───── Input ─────

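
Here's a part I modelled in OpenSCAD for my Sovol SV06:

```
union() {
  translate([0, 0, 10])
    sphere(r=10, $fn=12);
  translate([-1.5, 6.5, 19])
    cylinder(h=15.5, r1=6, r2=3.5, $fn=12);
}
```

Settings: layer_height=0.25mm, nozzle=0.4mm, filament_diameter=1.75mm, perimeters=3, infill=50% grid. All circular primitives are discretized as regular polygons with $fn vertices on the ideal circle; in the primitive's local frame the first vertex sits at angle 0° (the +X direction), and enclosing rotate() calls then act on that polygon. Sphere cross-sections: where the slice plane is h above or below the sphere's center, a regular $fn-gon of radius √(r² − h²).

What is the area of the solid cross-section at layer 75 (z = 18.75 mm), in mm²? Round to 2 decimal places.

At z = 18.75 mm: the sphere: section is a regular 12-gon, circumradius = √(r²−h²) = √(10²−8.75²) = 4.841 (area = (12/2)·4.841²·sin(360°/12) = 70.31 mm²); the cone at (-1.5, 6.5) does not reach this height (z outside [19, 34.5]); Combining (union): only the r=10 sphere is present, so the union is just that shape — area = 70.31 mm². Overall, the cross-section is a single solid region. Net area = 70.31 mm².

70.31 mm²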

─────

What to produce
Repeat the entries verbatim through the line with "radius √(r² − h²).".

Answer for the task
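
Here's a part I modelled in OpenSCAD for my Sovol SV06:

```
union() {
  translate([0, 0, 10])
    sphere(r=10, $fn=12);
  translate([-1.5, 6.5, 19])
    cylinder(h=15.5, r1=6, r2=3.5, $fn=12);
}
```

Settings: layer_height=0.25mm, nozzle=0.4mm, filament_diameter=1.75mm, perimeters=3, infill=50% grid. All circular primitives are discretized as regular polygons with $fn vertices on the ideal circle; in the primitive's local frame the first vertex sits at angle 0° (the +X direction), and enclosing rotate() calls then act on that polygon. Sphere cross-sections: where the slice plane is h above or below the sphere's center, a regular $fn-gon of radius √(r² − h²).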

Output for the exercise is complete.